■ **AIM OF THE EXERCISE**
Nothing in the records may be altered. Repeat them in full.

■ **INPUT RECORDS**
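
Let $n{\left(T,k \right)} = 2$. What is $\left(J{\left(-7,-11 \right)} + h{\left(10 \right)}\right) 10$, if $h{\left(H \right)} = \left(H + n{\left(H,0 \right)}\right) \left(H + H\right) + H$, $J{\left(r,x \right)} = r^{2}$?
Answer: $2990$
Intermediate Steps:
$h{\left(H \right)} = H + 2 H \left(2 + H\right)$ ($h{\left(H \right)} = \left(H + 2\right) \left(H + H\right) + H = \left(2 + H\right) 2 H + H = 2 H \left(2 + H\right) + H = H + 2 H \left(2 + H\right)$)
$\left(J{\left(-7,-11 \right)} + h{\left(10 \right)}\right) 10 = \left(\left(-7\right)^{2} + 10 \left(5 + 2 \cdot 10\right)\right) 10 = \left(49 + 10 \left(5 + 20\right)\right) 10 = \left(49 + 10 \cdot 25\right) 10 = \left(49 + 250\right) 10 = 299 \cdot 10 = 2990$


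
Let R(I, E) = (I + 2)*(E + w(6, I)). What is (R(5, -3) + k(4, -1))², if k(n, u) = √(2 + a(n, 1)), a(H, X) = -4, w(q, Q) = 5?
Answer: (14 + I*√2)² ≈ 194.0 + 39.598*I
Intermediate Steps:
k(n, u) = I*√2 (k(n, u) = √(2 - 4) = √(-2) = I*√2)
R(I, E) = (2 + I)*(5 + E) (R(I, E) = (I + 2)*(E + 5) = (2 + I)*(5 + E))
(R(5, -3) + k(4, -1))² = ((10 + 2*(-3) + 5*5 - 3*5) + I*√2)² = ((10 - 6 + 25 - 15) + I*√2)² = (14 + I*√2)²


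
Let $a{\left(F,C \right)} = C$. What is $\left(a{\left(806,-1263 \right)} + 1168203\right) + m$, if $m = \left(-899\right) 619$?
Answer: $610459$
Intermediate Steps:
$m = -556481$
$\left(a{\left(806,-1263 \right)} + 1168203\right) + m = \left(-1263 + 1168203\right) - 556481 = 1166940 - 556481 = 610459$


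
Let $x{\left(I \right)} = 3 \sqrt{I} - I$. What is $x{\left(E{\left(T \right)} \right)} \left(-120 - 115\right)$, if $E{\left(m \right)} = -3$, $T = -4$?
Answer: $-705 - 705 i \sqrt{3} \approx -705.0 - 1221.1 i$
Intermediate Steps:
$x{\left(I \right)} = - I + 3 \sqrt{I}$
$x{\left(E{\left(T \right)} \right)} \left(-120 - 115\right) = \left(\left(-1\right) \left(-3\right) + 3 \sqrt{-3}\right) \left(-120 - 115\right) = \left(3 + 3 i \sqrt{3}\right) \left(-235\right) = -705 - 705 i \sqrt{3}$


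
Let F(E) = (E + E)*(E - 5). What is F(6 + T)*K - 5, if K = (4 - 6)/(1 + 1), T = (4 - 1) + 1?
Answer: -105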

■ **PROBLEM SOLUTION**
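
Let $n{\left(T,k \right)} = 2$. What is $\left(J{\left(-7,-11 \right)} + h{\left(10 \right)}\right) 10$, if $h{\left(H \right)} = \left(H + n{\left(H,0 \right)}\right) \left(H + H\right) + H$, $J{\left(r,x \right)} = r^{2}$?
Answer: $2990$
Intermediate Steps:
$h{\left(H \right)} = H + 2 H \left(2 + H\right)$ ($h{\left(H \right)} = \left(H + 2\right) \left(H + H\right) + H = \left(2 + H\right) 2 H + H = 2 H \left(2 + H\right) + H = H + 2 H \left(2 + H\right)$)
$\left(J{\left(-7,-11 \right)} + h{\left(10 \right)}\right) 10 = \left(\left(-7\right)^{2} + 10 \left(5 + 2 \cdot 10\right)\right) 10 = \left(49 + 10 \left(5 + 20\right)\right) 10 = \left(49 + 10 \cdot 25\right) 10 = \left(49 + 250\right) 10 = 299 \cdot 10 = 2990$


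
Let R(I, E) = (I + 2)*(E + w(6, I)). What is (R(5, -3) + k(4, -1))², if k(n, u) = √(2 + a(n, 1)), a(H, X) = -4, w(q, Q) = 5?
Answer: (14 + I*√2)² ≈ 194.0 + 39.598*I
Intermediate Steps:
k(n, u) = I*√2 (k(n, u) = √(2 - 4) = √(-2) = I*√2)
R(I, E) = (2 + I)*(5 + E) (R(I, E) = (I + 2)*(E + 5) = (2 + I)*(5 + E))
(R(5, -3) + k(4, -1))² = ((10 + 2*(-3) + 5*5 - 3*5) + I*√2)² = ((10 - 6 + 25 - 15) + I*√2)² = (14 + I*√2)²


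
Let $a{\left(F,C \right)} = C$. What is $\left(a{\left(806,-1263 \right)} + 1168203\right) + m$, if $m = \left(-899\right) 619$?
Answer: $610459$
Intermediate Steps:
$m = -556481$
$\left(a{\left(806,-1263 \right)} + 1168203\right) + m = \left(-1263 + 1168203\right) - 556481 = 1166940 - 556481 = 610459$


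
Let $x{\left(I \right)} = 3 \sqrt{I} - I$. What is $x{\left(E{\left(T \right)} \right)} \left(-120 - 115\right)$, if $E{\left(m \right)} = -3$, $T = -4$?
Answer: $-705 - 705 i \sqrt{3} \approx -705.0 - 1221.1 i$
Intermediate Steps:
$x{\left(I \right)} = - I + 3 \sqrt{I}$
$x{\left(E{\left(T \right)} \right)} \left(-120 - 115\right) = \left(\left(-1\right) \left(-3\right) + 3 \sqrt{-3}\right) \left(-120 - 115\right) = \left(3 + 3 i \sqrt{3}\right) \left(-235\right) = -705 - 705 i \sqrt{3}$


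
Let F(E) = (E + E)*(E - 5). What is F(6 + T)*K - 5, if K = (4 - 6)/(1 + 1), T = (4 - 1) + 1?
Answer: -105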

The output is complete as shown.